══ Records provided ══

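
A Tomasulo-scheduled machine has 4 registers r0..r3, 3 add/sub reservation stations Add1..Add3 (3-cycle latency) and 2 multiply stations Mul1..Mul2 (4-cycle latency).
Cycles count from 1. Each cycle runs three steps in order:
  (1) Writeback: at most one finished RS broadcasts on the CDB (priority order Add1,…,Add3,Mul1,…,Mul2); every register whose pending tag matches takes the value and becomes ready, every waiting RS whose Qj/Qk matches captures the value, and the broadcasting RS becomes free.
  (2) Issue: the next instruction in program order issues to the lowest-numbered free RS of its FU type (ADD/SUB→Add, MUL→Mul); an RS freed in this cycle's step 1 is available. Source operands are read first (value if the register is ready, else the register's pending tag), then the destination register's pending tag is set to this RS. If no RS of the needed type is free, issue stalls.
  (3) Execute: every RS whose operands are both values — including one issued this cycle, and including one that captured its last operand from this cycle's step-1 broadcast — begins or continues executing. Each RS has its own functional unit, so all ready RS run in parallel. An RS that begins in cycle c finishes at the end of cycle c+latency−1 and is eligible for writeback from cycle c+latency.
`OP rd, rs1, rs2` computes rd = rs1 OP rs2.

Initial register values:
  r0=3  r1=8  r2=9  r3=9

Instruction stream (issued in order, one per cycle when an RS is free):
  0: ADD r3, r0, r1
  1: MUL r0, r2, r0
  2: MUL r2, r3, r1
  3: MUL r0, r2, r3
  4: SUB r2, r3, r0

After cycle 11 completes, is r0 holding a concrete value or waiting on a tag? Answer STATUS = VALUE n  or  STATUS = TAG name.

STATUS = TAG Mul1

  c1: issue ADD r3<-Add1  regs: r0:3,r1:8,r2:9,r3:Add1
  c2: issue MUL r0<-Mul1  regs: r0:Mul1,r1:8,r2:9,r3:Add1
  c3: issue MUL r2<-Mul2  regs: r0:Mul1,r1:8,r2:Mul2,r3:Add1
  c4: CDB Add1=11; stall  regs: r0:Mul1,r1:8,r2:Mul2,r3:11
  c5: stall  regs: r0:Mul1,r1:8,r2:Mul2,r3:11
  c6: CDB Mul1=27; issue MUL r0<-Mul1  regs: r0:Mul1,r1:8,r2:Mul2,r3:11
  c7: issue SUB r2<-Add1  regs: r0:Mul1,r1:8,r2:Add1,r3:11
  c8: CDB Mul2=88  regs: r0:Mul1,r1:8,r2:Add1,r3:11
  c9: -  regs: r0:Mul1,r1:8,r2:Add1,r3:11
  c10: -  regs: r0:Mul1,r1:8,r2:Add1,r3:11
  c11: -  regs: r0:Mul1,r1:8,r2:Add1,r3:11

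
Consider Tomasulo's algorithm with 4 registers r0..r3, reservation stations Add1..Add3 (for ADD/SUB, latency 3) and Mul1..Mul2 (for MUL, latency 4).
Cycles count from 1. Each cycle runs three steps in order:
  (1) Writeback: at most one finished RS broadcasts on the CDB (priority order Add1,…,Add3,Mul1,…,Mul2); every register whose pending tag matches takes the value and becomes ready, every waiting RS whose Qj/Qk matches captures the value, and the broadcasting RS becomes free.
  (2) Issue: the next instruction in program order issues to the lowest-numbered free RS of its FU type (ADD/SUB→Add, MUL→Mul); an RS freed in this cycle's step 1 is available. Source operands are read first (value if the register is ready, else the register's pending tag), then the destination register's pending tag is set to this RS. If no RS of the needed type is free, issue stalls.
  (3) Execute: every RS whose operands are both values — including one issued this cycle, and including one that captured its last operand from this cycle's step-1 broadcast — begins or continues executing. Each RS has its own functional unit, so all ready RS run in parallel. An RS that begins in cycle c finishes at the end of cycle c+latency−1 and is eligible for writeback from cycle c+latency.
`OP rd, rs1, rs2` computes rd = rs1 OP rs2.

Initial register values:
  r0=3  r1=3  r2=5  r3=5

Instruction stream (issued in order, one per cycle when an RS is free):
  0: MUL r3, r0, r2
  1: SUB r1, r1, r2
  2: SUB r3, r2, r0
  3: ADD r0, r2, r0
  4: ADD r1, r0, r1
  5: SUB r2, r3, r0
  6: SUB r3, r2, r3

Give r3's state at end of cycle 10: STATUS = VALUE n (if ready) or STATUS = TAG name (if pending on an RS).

cycle 1: issue MUL r3<-Mul1 // r0:3,r1:3,r2:5,r3:Mul1
cycle 2: issue SUB r1<-Add1 // r0:3,r1:Add1,r2:5,r3:Mul1
cycle 3: issue SUB r3<-Add2 // r0:3,r1:Add1,r2:5,r3:Add2
cycle 4: issue ADD r0<-Add3 // r0:Add3,r1:Add1,r2:5,r3:Add2
cycle 5: CDB Add1=-2; issue ADD r1<-Add1 // r0:Add3,r1:Add1,r2:5,r3:Add2
cycle 6: CDB Add2=2; issue SUB r2<-Add2 // r0:Add3,r1:Add1,r2:Add2,r3:2
cycle 7: CDB Add3=8; issue SUB r3<-Add3 // r0:8,r1:Add1,r2:Add2,r3:Add3
cycle 8: CDB Mul1=15 // r0:8,r1:Add1,r2:Add2,r3:Add3
cycle 9: - // r0:8,r1:Add1,r2:Add2,r3:Add3
cycle 10: CDB Add1=6 // r0:8,r1:6,r2:Add2,r3:Add3

STATUS = TAG Add3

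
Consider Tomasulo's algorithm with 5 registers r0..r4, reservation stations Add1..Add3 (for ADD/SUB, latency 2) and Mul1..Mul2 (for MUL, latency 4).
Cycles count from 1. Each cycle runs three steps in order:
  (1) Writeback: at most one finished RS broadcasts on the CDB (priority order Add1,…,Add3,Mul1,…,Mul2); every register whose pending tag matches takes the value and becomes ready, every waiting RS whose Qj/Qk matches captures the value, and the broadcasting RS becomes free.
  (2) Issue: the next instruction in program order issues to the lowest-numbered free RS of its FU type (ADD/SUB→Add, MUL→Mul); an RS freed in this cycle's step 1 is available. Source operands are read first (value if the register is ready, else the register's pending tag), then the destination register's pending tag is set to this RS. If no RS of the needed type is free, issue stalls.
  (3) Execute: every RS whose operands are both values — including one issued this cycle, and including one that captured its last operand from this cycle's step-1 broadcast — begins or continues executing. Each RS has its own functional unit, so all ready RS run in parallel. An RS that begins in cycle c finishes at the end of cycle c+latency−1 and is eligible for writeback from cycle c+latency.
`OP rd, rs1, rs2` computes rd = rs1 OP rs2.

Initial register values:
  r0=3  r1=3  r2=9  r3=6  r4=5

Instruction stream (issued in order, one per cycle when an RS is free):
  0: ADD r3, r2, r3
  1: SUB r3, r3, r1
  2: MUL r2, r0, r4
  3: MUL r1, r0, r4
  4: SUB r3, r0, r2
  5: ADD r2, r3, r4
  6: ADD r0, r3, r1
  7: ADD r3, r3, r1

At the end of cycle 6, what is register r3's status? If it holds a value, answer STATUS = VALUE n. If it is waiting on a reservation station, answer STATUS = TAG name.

STATUS = TAG Add1

  c1: issue ADD r3<-Add1  regs: r0:3,r1:3,r2:9,r3:Add1,r4:5
  c2: issue SUB r3<-Add2  regs: r0:3,r1:3,r2:9,r3:Add2,r4:5
  c3: CDB Add1=15; issue MUL r2<-Mul1  regs: r0:3,r1:3,r2:Mul1,r3:Add2,r4:5
  c4: issue MUL r1<-Mul2  regs: r0:3,r1:Mul2,r2:Mul1,r3:Add2,r4:5
  c5: CDB Add2=12; issue SUB r3<-Add1  regs: r0:3,r1:Mul2,r2:Mul1,r3:Add1,r4:5
  c6: issue ADD r2<-Add2  regs: r0:3,r1:Mul2,r2:Add2,r3:Add1,r4:5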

═══

### Exercise requirements
The entries listed above are to be output exactly. Leave none out.

### Answer space
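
A Tomasulo-scheduled machine has 4 registers r0..r3, 3 add/sub reservation stations Add1..Add3 (3-cycle latency) and 2 multiply stations Mul1..Mul2 (4-cycle latency).
Cycles count from 1. Each cycle runs three steps in order:
  (1) Writeback: at most one finished RS broadcasts on the CDB (priority order Add1,…,Add3,Mul1,…,Mul2); every register whose pending tag matches takes the value and becomes ready, every waiting RS whose Qj/Qk matches captures the value, and the broadcasting RS becomes free.
  (2) Issue: the next instruction in program order issues to the lowest-numbered free RS of its FU type (ADD/SUB→Add, MUL→Mul); an RS freed in this cycle's step 1 is available. Source operands are read first (value if the register is ready, else the register's pending tag), then the destination register's pending tag is set to this RS. If no RS of the needed type is free, issue stalls.
  (3) Execute: every RS whose operands are both values — including one issued this cycle, and including one that captured its last operand from this cycle's step-1 broadcast — begins or continues executing. Each RS has its own functional unit, so all ready RS run in parallel. An RS that begins in cycle c finishes at the end of cycle c+latency−1 and is eligible for writeback from cycle c+latency.
`OP rd, rs1, rs2` computes rd = rs1 OP rs2.

Initial register values:
  r0=3  r1=8  r2=9  r3=9

Instruction stream (issued in order, one per cycle when an RS is free):
  0: ADD r3, r0, r1
  1: MUL r0, r2, r0
  2: MUL r2, r3, r1
  3: MUL r0, r2, r3
  4: SUB r2, r3, r0

After cycle 11 completes, is r0 holding a concrete value or waiting on a tag? Answer STATUS = VALUE n  or  STATUS = TAG name.

STATUS = TAG Mul1

  c1: issue ADD r3<-Add1  regs: r0:3,r1:8,r2:9,r3:Add1
  c2: issue MUL r0<-Mul1  regs: r0:Mul1,r1:8,r2:9,r3:Add1
  c3: issue MUL r2<-Mul2  regs: r0:Mul1,r1:8,r2:Mul2,r3:Add1
  c4: CDB Add1=11; stall  regs: r0:Mul1,r1:8,r2:Mul2,r3:11
  c5: stall  regs: r0:Mul1,r1:8,r2:Mul2,r3:11
  c6: CDB Mul1=27; issue MUL r0<-Mul1  regs: r0:Mul1,r1:8,r2:Mul2,r3:11
  c7: issue SUB r2<-Add1  regs: r0:Mul1,r1:8,r2:Add1,r3:11
  c8: CDB Mul2=88  regs: r0:Mul1,r1:8,r2:Add1,r3:11
  c9: -  regs: r0:Mul1,r1:8,r2:Add1,r3:11
  c10: -  regs: r0:Mul1,r1:8,r2:Add1,r3:11
  c11: -  regs: r0:Mul1,r1:8,r2:Add1,r3:11

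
Consider Tomasulo's algorithm with 4 registers r0..r3, reservation stations Add1..Add3 (for ADD/SUB, latency 3) and Mul1..Mul2 (for MUL, latency 4).
Cycles count from 1. Each cycle runs three steps in order:
  (1) Writeback: at most one finished RS broadcasts on the CDB (priority order Add1,…,Add3,Mul1,…,Mul2); every register whose pending tag matches takes the value and becomes ready, every waiting RS whose Qj/Qk matches captures the value, and the broadcasting RS becomes free.
  (2) Issue: the next instruction in program order issues to the lowest-numbered free RS of its FU type (ADD/SUB→Add, MUL→Mul); an RS freed in this cycle's step 1 is available. Source operands are read first (value if the register is ready, else the register's pending tag), then the destination register's pending tag is set to this RS. If no RS of the needed type is free, issue stalls.
  (3) Execute: every RS whose operands are both values — including one issued this cycle, and including one that captured its last operand from this cycle's step-1 broadcast — begins or continues executing. Each RS has its own functional unit, so all ready RS run in parallel. An RS that begins in cycle c finishes at the end of cycle c+latency−1 and is eligible for writeback from cycle c+latency.
`OP rd, rs1, rs2` computes rd = rs1 OP rs2.

Initial register values:
  r0=3  r1=3  r2=5  r3=5

Instruction stream (issued in order, one per cycle when an RS is free):
  0: MUL r3, r0, r2
  1: SUB r1, r1, r2
  2: SUB r3, r2, r0
  3: ADD r0, r2, r0
  4: ADD r1, r0, r1
  5: SUB r2, r3, r0
  6: SUB r3, r2, r3

Give r3's state at end of cycle 10: STATUS = VALUE n (if ready) or STATUS = TAG name (if pending on an RS).

cycle 1: issue MUL r3<-Mul1 // r0:3,r1:3,r2:5,r3:Mul1
cycle 2: issue SUB r1<-Add1 // r0:3,r1:Add1,r2:5,r3:Mul1
cycle 3: issue SUB r3<-Add2 // r0:3,r1:Add1,r2:5,r3:Add2
cycle 4: issue ADD r0<-Add3 // r0:Add3,r1:Add1,r2:5,r3:Add2
cycle 5: CDB Add1=-2; issue ADD r1<-Add1 // r0:Add3,r1:Add1,r2:5,r3:Add2
cycle 6: CDB Add2=2; issue SUB r2<-Add2 // r0:Add3,r1:Add1,r2:Add2,r3:2
cycle 7: CDB Add3=8; issue SUB r3<-Add3 // r0:8,r1:Add1,r2:Add2,r3:Add3
cycle 8: CDB Mul1=15 // r0:8,r1:Add1,r2:Add2,r3:Add3
cycle 9: - // r0:8,r1:Add1,r2:Add2,r3:Add3
cycle 10: CDB Add1=6 // r0:8,r1:6,r2:Add2,r3:Add3

STATUS = TAG Add3

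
Consider Tomasulo's algorithm with 5 registers r0..r4, reservation stations Add1..Add3 (for ADD/SUB, latency 2) and Mul1..Mul2 (for MUL, latency 4).
Cycles count from 1. Each cycle runs three steps in order:
  (1) Writeback: at most one finished RS broadcasts on the CDB (priority order Add1,…,Add3,Mul1,…,Mul2); every register whose pending tag matches takes the value and becomes ready, every waiting RS whose Qj/Qk matches captures the value, and the broadcasting RS becomes free.
  (2) Issue: the next instruction in program order issues to the lowest-numbered free RS of its FU type (ADD/SUB→Add, MUL→Mul); an RS freed in this cycle's step 1 is available. Source operands are read first (value if the register is ready, else the register's pending tag), then the destination register's pending tag is set to this RS. If no RS of the needed type is free, issue stalls.
  (3) Execute: every RS whose operands are both values — including one issued this cycle, and including one that captured its last operand from this cycle's step-1 broadcast — begins or continues executing. Each RS has its own functional unit, so all ready RS run in parallel. An RS that begins in cycle c finishes at the end of cycle c+latency−1 and is eligible for writeback from cycle c+latency.
`OP rd, rs1, rs2` computes rd = rs1 OP rs2.

Initial register values:
  r0=3  r1=3  r2=9  r3=6  r4=5

Instruction stream (issued in order, one per cycle when an RS is free):
  0: ADD r3, r2, r3
  1: SUB r3, r3, r1
  2: MUL r2, r0, r4
  3: MUL r1, r0, r4
  4: SUB r3, r0, r2
  5: ADD r2, r3, r4
  6: ADD r0, r3, r1
  7: ADD r3, r3, r1

At the end of cycle 6, what is register r3's status? If it holds a value, answer STATUS = VALUE n. If it is waiting on a reservation station, answer STATUS = TAG name.

STATUS = TAG Add1

  c1: issue ADD r3<-Add1  regs: r0:3,r1:3,r2:9,r3:Add1,r4:5
  c2: issue SUB r3<-Add2  regs: r0:3,r1:3,r2:9,r3:Add2,r4:5
  c3: CDB Add1=15; issue MUL r2<-Mul1  regs: r0:3,r1:3,r2:Mul1,r3:Add2,r4:5
  c4: issue MUL r1<-Mul2  regs: r0:3,r1:Mul2,r2:Mul1,r3:Add2,r4:5
  c5: CDB Add2=12; issue SUB r3<-Add1  regs: r0:3,r1:Mul2,r2:Mul1,r3:Add1,r4:5
  c6: issue ADD r2<-Add2  regs: r0:3,r1:Mul2,r2:Add2,r3:Add1,r4:5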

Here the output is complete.